**Task prompt:** Gather, from the listing beneath this task, every line holding the string "registers".

**Exercise materials:**

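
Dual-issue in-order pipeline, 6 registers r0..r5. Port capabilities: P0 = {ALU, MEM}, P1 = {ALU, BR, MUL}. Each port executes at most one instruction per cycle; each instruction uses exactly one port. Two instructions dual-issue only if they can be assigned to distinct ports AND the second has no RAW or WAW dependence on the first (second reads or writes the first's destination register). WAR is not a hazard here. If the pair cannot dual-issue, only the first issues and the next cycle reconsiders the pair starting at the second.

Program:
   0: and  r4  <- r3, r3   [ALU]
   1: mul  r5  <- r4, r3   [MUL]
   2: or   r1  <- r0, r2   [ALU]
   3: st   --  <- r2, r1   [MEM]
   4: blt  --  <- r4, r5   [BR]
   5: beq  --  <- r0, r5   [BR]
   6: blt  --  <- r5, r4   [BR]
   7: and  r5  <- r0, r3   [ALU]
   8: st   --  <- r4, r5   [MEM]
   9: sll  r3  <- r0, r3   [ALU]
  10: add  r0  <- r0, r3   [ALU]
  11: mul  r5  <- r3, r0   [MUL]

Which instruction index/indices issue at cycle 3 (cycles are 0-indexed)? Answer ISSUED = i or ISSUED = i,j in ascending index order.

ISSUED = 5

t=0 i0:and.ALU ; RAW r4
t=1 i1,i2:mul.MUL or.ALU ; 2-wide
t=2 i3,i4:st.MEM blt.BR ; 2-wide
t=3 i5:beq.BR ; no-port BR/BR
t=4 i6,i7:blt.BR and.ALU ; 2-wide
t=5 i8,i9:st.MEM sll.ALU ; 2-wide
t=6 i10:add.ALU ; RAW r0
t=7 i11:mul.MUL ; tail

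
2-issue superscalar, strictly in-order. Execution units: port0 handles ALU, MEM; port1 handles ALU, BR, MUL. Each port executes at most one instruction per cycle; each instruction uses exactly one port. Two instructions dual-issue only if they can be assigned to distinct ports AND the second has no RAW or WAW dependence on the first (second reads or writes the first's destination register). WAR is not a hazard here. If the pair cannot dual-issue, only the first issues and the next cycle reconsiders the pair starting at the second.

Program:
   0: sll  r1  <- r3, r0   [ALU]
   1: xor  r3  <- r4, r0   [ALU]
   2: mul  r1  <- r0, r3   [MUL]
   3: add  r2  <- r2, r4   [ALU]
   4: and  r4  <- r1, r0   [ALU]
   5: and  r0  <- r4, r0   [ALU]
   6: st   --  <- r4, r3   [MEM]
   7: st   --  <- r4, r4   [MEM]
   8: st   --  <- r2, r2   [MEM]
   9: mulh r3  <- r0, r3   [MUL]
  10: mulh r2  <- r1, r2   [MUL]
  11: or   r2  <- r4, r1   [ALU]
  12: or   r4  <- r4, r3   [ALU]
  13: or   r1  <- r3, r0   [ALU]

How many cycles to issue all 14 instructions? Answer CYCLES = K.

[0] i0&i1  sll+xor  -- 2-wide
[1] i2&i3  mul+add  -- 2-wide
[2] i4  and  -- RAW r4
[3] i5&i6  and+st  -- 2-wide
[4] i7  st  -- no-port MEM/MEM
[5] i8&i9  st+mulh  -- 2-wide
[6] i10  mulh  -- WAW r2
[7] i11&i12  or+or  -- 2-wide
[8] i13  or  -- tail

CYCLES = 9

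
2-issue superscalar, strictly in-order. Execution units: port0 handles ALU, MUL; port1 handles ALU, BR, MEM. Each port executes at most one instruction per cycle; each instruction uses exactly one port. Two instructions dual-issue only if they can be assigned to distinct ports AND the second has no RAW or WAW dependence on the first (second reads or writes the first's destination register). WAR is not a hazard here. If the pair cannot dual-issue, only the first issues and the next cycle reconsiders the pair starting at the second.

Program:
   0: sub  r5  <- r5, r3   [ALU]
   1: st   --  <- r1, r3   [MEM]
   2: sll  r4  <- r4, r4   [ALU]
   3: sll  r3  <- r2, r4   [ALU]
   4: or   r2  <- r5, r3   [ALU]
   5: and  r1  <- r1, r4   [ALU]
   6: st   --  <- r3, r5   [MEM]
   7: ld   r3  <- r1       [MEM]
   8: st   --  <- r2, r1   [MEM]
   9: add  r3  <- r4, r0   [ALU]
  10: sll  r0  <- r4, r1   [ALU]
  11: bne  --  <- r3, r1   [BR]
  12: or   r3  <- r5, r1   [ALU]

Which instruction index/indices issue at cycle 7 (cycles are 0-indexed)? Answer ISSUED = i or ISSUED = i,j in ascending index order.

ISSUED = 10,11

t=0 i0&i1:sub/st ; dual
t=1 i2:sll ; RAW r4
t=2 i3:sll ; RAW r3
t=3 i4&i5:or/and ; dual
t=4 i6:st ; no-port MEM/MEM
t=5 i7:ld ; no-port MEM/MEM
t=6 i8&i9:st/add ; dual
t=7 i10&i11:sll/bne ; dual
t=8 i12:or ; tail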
--
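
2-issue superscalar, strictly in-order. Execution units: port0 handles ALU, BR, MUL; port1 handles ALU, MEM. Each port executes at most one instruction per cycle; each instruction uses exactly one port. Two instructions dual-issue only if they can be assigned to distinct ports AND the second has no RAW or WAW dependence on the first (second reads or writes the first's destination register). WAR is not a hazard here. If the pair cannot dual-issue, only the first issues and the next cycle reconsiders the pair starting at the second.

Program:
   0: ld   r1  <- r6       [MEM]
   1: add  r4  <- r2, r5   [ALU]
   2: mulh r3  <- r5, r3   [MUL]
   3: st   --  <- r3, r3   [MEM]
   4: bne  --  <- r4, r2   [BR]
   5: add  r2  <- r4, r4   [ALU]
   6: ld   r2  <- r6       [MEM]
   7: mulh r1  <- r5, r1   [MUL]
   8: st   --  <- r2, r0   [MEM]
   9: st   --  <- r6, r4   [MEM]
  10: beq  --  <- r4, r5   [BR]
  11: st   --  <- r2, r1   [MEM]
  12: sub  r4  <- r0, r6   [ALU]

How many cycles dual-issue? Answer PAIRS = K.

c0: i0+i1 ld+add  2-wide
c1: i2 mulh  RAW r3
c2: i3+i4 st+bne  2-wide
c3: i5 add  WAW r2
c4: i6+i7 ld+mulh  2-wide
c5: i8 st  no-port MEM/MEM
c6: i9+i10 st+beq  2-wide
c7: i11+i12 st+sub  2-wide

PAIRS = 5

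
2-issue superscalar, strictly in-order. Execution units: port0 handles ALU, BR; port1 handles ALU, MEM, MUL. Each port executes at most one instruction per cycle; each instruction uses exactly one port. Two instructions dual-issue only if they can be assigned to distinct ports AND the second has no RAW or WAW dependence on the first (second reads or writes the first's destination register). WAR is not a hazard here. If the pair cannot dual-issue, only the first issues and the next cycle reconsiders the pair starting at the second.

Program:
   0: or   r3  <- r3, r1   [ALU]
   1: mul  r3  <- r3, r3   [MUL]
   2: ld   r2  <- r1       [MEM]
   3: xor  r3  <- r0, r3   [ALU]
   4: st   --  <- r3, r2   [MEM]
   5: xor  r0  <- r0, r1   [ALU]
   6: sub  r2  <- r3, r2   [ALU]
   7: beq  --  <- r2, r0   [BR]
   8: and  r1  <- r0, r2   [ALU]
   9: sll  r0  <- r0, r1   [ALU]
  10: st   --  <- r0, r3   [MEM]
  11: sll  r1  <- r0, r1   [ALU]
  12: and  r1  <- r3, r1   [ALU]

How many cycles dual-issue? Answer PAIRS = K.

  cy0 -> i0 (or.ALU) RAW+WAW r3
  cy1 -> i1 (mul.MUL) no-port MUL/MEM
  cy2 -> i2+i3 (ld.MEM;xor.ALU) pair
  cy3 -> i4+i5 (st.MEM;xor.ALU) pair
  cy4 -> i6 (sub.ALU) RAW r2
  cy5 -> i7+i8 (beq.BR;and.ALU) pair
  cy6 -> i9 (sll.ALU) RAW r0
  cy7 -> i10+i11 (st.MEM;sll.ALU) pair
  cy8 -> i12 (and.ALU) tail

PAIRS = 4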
...
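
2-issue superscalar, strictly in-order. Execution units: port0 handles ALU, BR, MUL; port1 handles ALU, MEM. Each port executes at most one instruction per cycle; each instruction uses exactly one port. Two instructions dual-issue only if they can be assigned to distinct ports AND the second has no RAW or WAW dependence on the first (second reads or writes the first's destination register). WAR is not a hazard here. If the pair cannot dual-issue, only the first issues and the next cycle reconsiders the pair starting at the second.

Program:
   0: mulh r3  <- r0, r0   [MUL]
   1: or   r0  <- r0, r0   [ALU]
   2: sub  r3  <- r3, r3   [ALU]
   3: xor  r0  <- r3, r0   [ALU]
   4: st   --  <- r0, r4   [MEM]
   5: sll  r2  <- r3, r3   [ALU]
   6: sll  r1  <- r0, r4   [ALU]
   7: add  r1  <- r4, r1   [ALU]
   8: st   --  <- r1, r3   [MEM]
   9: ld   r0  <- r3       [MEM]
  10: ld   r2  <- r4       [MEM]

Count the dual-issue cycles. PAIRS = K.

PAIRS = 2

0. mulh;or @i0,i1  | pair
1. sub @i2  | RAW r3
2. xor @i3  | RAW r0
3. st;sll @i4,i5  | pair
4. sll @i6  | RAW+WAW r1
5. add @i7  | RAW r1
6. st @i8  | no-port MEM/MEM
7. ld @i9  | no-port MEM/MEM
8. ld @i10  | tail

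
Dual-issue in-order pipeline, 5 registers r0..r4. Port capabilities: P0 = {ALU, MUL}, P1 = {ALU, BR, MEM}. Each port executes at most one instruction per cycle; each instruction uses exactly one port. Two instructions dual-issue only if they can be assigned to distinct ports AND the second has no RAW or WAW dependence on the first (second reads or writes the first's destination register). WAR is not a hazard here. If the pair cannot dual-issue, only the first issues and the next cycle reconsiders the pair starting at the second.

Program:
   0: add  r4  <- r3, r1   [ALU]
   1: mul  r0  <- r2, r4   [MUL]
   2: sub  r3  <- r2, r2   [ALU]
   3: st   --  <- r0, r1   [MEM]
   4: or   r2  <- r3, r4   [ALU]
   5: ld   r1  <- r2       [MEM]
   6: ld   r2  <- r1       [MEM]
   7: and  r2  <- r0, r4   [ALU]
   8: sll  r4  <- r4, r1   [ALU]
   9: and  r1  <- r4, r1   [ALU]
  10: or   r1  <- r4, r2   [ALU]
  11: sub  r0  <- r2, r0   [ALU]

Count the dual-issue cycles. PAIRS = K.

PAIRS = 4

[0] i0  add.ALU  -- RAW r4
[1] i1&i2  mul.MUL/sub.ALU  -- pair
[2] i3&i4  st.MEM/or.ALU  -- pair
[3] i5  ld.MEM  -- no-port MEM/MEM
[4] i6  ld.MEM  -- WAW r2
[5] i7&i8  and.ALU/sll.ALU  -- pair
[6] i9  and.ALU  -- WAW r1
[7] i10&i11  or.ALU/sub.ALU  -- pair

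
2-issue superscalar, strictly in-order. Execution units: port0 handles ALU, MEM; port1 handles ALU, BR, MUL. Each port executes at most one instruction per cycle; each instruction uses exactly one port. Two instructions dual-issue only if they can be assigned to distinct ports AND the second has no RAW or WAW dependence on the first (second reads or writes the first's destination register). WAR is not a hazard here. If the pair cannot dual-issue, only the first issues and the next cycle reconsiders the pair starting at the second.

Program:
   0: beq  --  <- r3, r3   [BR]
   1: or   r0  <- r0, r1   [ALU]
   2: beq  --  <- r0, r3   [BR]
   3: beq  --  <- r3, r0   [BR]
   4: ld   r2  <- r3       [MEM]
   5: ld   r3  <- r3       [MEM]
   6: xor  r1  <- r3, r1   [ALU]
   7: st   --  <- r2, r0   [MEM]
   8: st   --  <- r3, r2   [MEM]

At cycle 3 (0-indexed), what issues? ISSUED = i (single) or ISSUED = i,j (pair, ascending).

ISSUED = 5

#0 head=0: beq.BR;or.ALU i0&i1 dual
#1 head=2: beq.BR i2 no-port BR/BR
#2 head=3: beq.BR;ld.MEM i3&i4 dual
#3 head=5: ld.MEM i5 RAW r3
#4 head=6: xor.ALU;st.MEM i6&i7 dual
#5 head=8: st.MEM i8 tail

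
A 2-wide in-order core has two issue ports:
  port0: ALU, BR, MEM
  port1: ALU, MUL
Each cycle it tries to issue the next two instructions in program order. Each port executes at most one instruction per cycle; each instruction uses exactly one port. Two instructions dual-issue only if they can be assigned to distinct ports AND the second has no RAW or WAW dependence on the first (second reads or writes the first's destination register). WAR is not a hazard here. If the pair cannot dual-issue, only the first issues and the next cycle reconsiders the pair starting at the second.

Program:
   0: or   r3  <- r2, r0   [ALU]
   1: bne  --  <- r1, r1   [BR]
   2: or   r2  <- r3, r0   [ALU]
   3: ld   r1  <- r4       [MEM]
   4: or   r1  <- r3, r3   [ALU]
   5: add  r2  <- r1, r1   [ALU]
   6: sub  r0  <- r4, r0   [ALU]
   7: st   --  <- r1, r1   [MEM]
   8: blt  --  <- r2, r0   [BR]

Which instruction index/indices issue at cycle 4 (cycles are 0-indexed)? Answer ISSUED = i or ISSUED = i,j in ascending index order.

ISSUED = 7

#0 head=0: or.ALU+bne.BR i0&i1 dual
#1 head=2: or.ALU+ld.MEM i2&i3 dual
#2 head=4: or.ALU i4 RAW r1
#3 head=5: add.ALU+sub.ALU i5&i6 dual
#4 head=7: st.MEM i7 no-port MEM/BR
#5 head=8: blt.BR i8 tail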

**Output for this task:**
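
Dual-issue in-order pipeline, 6 registers r0..r5. Port capabilities: P0 = {ALU, MEM}, P1 = {ALU, BR, MUL}. Each port executes at most one instruction per cycle; each instruction uses exactly one port. Two instructions dual-issue only if they can be assigned to distinct ports AND the second has no RAW or WAW dependence on the first (second reads or writes the first's destination register). WAR is not a hazard here. If the pair cannot dual-issue, only the first issues and the next cycle reconsiders the pair starting at the second.
Dual-issue in-order pipeline, 5 registers r0..r4. Port capabilities: P0 = {ALU, MUL}, P1 = {ALU, BR, MEM}. Each port executes at most one instruction per cycle; each instruction uses exactly one port. Two instructions dual-issue only if they can be assigned to distinct ports AND the second has no RAW or WAW dependence on the first (second reads or writes the first's destination register). WAR is not a hazard here. If the pair cannot dual-issue, only the first issues and the next cycle reconsiders the pair starting at the second.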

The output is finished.